*** Records for the exercise Section Begins ***

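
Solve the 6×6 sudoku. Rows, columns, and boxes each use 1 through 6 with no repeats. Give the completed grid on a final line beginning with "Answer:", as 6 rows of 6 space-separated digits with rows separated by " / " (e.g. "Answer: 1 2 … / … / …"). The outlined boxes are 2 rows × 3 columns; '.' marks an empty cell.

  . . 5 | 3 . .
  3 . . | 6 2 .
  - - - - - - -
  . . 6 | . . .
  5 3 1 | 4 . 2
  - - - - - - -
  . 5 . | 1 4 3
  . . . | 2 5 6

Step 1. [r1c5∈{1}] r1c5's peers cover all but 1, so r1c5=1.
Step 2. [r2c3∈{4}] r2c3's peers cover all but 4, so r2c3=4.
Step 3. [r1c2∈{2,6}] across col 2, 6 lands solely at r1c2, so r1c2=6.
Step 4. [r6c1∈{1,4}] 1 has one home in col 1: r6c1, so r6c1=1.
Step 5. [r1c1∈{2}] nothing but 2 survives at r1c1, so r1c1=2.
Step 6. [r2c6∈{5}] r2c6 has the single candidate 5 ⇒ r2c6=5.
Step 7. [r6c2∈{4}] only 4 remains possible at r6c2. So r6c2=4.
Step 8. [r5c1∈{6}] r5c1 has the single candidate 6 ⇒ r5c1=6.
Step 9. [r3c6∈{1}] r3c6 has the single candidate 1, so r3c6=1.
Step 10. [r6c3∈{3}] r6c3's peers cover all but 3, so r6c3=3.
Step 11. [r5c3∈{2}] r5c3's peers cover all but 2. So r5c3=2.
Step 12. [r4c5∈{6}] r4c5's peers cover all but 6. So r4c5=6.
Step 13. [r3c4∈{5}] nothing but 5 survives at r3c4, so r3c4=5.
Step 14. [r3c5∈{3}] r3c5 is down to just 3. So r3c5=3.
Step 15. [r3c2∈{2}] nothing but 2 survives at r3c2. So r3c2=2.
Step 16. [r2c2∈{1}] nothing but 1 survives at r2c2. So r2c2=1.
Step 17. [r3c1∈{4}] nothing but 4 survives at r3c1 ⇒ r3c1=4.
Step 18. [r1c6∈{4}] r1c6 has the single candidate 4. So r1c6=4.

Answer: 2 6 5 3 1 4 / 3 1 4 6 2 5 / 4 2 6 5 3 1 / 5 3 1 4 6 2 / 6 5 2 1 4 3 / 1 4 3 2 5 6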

*** Records for the exercise Section Ends ***
*** Records for the exercise Section Begins ***

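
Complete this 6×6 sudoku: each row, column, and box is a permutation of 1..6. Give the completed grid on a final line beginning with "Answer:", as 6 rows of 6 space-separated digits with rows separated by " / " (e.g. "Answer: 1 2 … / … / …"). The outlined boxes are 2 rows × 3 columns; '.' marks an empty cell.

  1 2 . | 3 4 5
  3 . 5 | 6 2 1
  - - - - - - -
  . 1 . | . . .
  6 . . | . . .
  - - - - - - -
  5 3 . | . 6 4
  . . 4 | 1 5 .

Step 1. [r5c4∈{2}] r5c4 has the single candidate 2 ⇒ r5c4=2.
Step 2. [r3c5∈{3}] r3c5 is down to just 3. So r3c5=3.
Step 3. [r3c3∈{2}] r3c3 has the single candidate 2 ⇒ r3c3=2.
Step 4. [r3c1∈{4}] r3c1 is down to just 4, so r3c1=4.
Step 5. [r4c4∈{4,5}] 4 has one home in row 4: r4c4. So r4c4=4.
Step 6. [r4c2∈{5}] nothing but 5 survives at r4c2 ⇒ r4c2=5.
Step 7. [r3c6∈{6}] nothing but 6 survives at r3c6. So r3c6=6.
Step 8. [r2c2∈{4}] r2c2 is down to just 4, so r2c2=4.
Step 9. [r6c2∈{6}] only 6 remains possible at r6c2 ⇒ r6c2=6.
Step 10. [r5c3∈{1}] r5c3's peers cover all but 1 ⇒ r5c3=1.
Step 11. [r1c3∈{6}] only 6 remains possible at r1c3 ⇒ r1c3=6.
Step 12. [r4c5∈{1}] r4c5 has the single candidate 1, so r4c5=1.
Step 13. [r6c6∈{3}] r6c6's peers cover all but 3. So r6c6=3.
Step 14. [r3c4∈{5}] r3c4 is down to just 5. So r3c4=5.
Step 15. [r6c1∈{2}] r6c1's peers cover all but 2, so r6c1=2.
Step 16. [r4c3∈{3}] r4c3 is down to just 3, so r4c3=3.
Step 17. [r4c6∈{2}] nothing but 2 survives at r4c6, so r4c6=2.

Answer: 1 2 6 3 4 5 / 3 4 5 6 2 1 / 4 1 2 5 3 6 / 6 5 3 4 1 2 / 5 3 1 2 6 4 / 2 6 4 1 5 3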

*** Records for the exercise Section Ends ***

Problem
Matching lines for the string "sudoku": work out how many the records contain and write only the number.

Answer for the task
2